**Work to complete**. From the listing below, set down exactly the lines between the one holding "Characterizing the seasons on Virescent: the" and the one holding "For a solar-resource assessment we need the top-of-atmosphere", inclusive. No other line is wanted.
Provided entries section start
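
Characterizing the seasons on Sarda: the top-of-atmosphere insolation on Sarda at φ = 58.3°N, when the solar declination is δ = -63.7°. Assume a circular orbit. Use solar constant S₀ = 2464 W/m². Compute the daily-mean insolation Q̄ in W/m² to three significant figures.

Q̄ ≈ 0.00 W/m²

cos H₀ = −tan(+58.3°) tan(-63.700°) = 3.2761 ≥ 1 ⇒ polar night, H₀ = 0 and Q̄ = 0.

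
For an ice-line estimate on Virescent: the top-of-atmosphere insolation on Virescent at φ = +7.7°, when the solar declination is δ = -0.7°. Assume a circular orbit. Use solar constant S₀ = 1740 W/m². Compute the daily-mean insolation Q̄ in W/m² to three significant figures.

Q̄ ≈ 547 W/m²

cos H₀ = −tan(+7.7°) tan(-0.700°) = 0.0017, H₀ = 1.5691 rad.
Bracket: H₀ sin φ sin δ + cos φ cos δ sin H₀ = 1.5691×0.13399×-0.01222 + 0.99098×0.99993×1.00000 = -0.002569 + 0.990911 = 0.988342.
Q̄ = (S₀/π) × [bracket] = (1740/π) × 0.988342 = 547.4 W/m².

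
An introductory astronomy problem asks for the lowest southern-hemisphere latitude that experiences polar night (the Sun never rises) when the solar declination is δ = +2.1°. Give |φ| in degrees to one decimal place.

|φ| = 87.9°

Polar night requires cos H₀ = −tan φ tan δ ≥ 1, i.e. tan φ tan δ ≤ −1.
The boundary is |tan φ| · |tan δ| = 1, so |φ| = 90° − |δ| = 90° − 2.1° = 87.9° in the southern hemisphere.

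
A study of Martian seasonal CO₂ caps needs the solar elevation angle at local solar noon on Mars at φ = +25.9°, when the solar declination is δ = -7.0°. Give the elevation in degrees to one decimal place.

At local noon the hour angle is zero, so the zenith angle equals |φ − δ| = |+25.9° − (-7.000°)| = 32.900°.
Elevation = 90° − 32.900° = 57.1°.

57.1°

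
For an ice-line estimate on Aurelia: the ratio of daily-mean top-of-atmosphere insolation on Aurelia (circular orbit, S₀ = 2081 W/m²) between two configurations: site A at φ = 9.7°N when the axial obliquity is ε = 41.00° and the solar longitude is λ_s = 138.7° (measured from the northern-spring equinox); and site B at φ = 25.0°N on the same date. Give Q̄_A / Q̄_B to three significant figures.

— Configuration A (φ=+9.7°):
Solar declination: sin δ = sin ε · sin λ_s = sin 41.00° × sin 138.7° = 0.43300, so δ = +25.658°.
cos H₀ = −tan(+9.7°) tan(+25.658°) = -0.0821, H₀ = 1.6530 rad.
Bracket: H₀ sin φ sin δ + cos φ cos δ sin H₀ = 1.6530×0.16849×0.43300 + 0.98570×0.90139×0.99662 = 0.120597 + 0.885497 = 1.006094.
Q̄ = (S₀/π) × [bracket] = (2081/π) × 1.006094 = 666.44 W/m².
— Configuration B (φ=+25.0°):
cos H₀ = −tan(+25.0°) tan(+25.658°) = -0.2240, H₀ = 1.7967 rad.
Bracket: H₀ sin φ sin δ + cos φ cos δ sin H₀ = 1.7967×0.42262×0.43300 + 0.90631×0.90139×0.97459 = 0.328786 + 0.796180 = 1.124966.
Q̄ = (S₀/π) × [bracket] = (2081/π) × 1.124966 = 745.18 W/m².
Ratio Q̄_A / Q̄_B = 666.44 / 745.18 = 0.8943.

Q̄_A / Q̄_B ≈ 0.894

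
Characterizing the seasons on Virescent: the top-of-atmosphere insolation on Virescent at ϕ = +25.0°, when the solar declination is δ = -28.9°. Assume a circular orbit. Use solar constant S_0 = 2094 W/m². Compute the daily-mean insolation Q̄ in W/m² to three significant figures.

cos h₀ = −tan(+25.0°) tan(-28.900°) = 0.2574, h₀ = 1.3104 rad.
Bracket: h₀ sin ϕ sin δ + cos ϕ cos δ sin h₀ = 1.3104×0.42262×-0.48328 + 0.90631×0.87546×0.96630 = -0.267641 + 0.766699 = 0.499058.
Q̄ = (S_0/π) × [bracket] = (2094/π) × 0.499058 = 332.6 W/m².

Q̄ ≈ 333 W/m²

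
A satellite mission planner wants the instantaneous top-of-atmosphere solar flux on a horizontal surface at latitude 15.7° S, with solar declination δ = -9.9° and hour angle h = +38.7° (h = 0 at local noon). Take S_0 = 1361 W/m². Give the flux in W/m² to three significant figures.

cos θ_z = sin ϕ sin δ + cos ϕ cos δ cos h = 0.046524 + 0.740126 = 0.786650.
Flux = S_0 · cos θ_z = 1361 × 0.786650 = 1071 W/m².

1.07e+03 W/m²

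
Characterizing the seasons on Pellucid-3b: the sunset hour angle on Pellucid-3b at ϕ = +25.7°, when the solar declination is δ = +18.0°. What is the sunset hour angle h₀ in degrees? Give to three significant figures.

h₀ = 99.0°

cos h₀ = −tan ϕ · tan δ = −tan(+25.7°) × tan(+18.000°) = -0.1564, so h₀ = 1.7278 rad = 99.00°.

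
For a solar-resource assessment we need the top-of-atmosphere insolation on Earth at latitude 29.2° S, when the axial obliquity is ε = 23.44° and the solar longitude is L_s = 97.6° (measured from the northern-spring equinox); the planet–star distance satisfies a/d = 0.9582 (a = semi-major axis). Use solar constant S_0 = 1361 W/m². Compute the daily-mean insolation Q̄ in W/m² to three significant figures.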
Provided entries section end
Provided entries section start
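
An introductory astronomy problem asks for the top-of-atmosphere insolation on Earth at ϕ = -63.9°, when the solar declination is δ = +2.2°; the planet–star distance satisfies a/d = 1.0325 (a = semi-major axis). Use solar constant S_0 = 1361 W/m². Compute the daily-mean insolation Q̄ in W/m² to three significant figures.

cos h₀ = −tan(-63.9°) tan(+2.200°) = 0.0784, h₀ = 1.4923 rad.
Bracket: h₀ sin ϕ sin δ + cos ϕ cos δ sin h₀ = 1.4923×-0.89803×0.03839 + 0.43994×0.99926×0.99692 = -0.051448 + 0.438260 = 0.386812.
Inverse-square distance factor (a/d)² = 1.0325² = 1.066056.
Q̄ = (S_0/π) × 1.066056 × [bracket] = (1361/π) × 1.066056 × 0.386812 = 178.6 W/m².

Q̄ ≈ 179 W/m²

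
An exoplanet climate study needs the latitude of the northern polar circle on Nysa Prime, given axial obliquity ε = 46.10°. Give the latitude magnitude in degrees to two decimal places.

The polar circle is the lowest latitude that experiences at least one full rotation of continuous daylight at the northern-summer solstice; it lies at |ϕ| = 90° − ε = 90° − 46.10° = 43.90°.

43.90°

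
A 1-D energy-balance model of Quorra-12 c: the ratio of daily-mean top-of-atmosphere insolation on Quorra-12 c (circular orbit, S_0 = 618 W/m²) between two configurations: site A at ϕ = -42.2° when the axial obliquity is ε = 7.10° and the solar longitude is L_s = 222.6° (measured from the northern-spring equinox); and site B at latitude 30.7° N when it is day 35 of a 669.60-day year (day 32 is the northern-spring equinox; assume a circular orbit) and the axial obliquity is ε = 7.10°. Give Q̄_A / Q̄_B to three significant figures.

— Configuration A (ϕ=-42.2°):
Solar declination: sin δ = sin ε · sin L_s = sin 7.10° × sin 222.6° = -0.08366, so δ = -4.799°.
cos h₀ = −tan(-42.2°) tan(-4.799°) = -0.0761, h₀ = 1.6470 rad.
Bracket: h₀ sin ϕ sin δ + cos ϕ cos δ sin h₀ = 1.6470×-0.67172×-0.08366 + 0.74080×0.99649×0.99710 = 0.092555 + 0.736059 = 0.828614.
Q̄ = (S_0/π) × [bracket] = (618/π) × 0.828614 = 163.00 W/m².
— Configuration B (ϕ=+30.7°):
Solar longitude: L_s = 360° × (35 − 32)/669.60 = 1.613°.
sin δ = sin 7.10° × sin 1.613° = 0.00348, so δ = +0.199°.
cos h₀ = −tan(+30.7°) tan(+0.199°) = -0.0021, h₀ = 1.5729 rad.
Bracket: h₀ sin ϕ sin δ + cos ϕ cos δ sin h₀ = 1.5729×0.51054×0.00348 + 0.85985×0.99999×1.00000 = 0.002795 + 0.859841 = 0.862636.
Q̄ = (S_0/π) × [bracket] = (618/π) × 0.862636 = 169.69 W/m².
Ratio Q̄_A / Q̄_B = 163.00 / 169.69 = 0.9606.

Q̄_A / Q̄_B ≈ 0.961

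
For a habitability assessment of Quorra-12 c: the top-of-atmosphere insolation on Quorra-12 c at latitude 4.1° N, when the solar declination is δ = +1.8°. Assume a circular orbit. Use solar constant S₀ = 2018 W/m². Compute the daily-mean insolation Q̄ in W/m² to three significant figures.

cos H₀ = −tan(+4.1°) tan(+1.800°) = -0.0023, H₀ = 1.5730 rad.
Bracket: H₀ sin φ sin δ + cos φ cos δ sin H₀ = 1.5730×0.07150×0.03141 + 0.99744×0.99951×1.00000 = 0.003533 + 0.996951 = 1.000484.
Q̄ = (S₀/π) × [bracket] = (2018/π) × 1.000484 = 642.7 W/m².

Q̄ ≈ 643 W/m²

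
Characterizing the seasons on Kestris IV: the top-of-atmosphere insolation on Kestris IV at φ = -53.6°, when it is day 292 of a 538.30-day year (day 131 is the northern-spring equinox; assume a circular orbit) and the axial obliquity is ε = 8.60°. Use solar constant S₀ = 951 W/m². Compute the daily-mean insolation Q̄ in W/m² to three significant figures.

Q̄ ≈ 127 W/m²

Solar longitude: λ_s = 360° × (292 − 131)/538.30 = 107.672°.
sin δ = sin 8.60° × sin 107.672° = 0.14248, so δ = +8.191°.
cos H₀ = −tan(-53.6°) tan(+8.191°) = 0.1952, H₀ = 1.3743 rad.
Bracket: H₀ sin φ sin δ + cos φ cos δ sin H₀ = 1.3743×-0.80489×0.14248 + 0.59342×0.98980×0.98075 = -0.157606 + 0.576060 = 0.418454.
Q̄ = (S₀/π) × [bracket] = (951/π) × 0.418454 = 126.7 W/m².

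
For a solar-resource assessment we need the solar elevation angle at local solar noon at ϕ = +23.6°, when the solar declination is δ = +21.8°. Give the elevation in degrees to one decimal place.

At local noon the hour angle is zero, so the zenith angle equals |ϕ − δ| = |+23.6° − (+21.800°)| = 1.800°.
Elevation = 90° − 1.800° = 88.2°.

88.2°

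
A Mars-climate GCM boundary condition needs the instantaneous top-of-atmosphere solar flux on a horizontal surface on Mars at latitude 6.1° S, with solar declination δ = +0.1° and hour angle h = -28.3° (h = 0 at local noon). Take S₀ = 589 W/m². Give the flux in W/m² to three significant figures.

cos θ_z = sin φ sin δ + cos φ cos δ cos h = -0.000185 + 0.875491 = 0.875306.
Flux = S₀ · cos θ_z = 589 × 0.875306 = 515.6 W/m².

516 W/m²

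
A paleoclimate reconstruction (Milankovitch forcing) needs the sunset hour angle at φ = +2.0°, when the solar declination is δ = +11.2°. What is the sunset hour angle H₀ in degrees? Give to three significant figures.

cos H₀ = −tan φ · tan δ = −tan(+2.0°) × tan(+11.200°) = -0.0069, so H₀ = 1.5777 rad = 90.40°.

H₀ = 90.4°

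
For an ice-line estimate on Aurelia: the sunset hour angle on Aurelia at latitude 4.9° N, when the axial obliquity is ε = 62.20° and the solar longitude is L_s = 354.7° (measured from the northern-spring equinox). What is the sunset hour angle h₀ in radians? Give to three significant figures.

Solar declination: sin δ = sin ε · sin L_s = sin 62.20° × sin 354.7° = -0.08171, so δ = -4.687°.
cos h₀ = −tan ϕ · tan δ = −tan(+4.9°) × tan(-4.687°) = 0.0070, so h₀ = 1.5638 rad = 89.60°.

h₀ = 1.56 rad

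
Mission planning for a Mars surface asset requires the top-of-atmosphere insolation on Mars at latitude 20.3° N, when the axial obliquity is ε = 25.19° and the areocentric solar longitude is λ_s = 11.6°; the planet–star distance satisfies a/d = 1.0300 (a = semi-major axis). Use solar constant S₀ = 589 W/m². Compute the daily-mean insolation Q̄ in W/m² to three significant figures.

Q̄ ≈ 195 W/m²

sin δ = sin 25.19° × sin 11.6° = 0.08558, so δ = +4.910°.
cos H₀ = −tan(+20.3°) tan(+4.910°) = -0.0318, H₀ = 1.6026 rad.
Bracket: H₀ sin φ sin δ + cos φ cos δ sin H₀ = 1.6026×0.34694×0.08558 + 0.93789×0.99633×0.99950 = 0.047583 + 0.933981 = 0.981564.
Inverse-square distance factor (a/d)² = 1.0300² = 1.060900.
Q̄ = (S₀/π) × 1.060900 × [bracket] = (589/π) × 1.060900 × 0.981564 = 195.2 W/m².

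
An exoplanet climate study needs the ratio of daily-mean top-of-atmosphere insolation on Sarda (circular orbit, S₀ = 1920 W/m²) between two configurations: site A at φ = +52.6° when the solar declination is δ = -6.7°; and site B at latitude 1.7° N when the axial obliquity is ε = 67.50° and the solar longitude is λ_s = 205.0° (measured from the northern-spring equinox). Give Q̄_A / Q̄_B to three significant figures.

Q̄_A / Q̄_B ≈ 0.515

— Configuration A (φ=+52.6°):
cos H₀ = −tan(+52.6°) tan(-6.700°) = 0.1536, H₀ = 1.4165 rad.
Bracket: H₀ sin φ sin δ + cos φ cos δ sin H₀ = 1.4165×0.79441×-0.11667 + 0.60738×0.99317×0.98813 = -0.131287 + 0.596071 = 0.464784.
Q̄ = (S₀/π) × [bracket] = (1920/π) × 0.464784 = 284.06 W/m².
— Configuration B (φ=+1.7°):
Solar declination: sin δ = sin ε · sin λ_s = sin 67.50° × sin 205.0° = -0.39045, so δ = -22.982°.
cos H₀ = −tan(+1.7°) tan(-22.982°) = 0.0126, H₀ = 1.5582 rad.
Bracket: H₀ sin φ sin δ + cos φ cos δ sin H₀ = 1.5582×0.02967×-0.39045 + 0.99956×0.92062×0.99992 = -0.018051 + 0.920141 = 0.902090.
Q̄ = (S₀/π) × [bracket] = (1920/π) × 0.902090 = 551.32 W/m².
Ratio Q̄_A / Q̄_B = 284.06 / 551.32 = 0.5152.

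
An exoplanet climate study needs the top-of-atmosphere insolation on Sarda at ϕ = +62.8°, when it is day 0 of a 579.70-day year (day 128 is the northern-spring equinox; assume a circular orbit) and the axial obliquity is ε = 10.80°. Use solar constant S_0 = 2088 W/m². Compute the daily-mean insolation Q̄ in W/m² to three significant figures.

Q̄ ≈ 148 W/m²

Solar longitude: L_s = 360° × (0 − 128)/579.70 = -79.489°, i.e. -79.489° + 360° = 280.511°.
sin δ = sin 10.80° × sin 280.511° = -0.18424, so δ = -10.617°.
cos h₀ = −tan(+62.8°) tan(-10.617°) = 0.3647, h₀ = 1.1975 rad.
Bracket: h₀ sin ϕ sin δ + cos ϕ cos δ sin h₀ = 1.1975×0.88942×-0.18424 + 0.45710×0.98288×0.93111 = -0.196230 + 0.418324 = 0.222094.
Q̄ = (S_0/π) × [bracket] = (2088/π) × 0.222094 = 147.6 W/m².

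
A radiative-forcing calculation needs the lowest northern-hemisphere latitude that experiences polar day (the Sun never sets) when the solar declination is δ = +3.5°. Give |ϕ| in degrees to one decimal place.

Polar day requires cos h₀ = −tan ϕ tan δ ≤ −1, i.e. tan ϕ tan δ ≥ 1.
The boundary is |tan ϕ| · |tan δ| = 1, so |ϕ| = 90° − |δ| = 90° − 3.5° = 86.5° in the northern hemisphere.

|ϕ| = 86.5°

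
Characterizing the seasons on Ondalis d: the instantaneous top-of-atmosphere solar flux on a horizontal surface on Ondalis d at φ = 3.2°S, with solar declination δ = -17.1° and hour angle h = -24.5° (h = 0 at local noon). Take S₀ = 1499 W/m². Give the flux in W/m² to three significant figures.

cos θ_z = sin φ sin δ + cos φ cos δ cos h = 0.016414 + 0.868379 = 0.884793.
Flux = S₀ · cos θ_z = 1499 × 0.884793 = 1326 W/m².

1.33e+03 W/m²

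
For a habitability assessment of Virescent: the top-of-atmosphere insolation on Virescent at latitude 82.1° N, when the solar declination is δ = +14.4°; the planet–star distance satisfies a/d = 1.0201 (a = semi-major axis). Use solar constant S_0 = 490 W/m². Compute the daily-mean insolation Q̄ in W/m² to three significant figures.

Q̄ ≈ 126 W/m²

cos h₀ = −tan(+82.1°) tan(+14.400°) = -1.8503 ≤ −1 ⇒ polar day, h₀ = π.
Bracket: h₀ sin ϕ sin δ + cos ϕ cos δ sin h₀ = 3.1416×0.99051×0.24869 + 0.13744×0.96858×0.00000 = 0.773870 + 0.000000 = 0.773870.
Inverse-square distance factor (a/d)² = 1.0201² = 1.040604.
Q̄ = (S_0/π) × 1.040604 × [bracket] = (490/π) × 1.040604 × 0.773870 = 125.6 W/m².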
Provided entries section end
Provided entries section start
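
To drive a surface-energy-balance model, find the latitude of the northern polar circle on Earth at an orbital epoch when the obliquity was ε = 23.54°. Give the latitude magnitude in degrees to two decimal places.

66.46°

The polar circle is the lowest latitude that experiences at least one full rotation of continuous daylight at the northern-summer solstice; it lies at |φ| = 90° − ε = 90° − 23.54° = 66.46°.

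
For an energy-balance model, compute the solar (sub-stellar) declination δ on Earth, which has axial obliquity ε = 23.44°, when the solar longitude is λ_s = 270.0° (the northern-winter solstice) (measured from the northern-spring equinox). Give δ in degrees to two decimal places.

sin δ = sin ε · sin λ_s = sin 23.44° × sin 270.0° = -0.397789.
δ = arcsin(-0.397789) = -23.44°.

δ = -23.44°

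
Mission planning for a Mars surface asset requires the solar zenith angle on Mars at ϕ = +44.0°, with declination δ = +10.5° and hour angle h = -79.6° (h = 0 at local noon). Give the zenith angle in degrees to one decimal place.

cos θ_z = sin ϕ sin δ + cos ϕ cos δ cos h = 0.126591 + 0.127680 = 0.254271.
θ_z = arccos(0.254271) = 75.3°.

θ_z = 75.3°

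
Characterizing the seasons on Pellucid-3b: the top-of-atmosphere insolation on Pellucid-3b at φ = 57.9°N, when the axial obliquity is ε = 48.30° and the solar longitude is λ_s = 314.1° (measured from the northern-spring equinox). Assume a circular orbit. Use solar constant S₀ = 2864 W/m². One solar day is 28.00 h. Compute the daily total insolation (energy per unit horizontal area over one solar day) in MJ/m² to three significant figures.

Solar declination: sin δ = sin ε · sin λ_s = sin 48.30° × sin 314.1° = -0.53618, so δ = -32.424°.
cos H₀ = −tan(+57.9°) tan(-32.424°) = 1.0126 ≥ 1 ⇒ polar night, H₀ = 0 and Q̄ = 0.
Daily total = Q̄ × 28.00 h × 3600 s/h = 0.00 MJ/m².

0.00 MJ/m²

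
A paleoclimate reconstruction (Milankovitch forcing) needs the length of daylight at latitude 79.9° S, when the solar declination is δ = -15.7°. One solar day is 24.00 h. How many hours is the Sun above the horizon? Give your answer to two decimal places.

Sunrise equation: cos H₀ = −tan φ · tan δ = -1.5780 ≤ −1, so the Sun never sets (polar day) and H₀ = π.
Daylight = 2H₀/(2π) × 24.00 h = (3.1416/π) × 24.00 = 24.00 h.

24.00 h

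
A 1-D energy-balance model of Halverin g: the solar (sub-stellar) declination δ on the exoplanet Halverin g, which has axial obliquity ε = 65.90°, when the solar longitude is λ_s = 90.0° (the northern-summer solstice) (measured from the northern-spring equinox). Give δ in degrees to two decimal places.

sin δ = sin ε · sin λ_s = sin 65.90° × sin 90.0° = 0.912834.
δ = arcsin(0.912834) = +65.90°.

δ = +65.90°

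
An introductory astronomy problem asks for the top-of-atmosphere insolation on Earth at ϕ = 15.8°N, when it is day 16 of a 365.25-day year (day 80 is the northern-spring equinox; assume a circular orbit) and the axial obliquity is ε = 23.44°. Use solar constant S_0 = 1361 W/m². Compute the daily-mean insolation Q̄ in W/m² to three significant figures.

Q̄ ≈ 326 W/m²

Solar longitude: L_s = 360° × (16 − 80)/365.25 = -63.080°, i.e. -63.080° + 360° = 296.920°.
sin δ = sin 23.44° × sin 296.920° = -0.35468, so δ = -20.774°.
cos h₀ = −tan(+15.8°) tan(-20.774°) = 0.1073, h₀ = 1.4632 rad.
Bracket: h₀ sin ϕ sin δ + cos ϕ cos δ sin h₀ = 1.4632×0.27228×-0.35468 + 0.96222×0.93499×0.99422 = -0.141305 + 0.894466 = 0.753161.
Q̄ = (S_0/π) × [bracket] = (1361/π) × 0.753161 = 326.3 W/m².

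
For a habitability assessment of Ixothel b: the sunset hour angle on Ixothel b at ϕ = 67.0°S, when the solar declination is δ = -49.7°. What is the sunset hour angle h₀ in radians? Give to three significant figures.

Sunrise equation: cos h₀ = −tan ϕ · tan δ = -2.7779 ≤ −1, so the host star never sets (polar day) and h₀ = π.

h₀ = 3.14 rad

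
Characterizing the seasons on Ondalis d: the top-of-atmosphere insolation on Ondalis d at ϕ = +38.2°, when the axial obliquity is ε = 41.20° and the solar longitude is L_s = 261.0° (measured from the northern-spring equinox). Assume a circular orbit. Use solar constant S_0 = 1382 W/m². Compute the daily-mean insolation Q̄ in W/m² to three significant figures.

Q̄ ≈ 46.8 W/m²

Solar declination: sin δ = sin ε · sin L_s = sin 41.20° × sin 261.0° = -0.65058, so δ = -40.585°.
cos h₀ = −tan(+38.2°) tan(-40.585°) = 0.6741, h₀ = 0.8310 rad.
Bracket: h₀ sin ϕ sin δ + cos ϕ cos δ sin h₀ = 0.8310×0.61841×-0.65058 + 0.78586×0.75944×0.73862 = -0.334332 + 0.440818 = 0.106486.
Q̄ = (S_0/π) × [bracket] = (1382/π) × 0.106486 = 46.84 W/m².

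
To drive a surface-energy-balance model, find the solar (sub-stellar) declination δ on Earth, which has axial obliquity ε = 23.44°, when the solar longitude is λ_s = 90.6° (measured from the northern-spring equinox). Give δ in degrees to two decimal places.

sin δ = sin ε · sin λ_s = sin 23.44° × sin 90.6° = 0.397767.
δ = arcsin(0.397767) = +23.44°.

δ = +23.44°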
Provided entries section end
**Your solution**.
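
Characterizing the seasons on Virescent: the top-of-atmosphere insolation on Virescent at ϕ = +25.0°, when the solar declination is δ = -28.9°. Assume a circular orbit. Use solar constant S_0 = 2094 W/m². Compute the daily-mean insolation Q̄ in W/m² to three significant figures.

cos h₀ = −tan(+25.0°) tan(-28.900°) = 0.2574, h₀ = 1.3104 rad.
Bracket: h₀ sin ϕ sin δ + cos ϕ cos δ sin h₀ = 1.3104×0.42262×-0.48328 + 0.90631×0.87546×0.96630 = -0.267641 + 0.766699 = 0.499058.
Q̄ = (S_0/π) × [bracket] = (2094/π) × 0.499058 = 332.6 W/m².

Q̄ ≈ 333 W/m²

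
A satellite mission planner wants the instantaneous top-of-atmosphere solar flux on a horizontal surface at latitude 15.7° S, with solar declination δ = -9.9° and hour angle h = +38.7° (h = 0 at local noon). Take S_0 = 1361 W/m². Give the flux in W/m² to three significant figures.

cos θ_z = sin ϕ sin δ + cos ϕ cos δ cos h = 0.046524 + 0.740126 = 0.786650.
Flux = S_0 · cos θ_z = 1361 × 0.786650 = 1071 W/m².

1.07e+03 W/m²

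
Characterizing the seasons on Pellucid-3b: the sunset hour angle on Pellucid-3b at ϕ = +25.7°, when the solar declination is δ = +18.0°. What is the sunset hour angle h₀ in degrees? Give to three significant figures.

h₀ = 99.0°

cos h₀ = −tan ϕ · tan δ = −tan(+25.7°) × tan(+18.000°) = -0.1564, so h₀ = 1.7278 rad = 99.00°.

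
For a solar-resource assessment we need the top-of-atmosphere insolation on Earth at latitude 29.2° S, when the axial obliquity is ε = 23.44° and the solar longitude is L_s = 97.6° (measured from the northern-spring equinox); the planet–star distance satisfies a/d = 0.9582 (a = semi-major axis). Use solar constant S_0 = 1361 W/m². Compute the daily-mean insolation Q̄ in W/m² to three significant figures.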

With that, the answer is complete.